EXERCISE DIRECTIONS:
Give the data again in full. Keep every line the same.

INPUT RECORDS:
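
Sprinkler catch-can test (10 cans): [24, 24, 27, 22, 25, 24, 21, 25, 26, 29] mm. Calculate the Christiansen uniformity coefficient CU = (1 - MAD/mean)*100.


mean = 24.700000 mm
MAD = 1.700000 mm
CU = (1 - 1.700000/24.700000)*100

93.1174 %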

EXERCISE ANSWER:
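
Sprinkler catch-can test (10 cans): [24, 24, 27, 22, 25, 24, 21, 25, 26, 29] mm. Calculate the Christiansen uniformity coefficient CU = (1 - MAD/mean)*100.


mean = 24.700000 mm
MAD = 1.700000 mm
CU = (1 - 1.700000/24.700000)*100

93.1174 %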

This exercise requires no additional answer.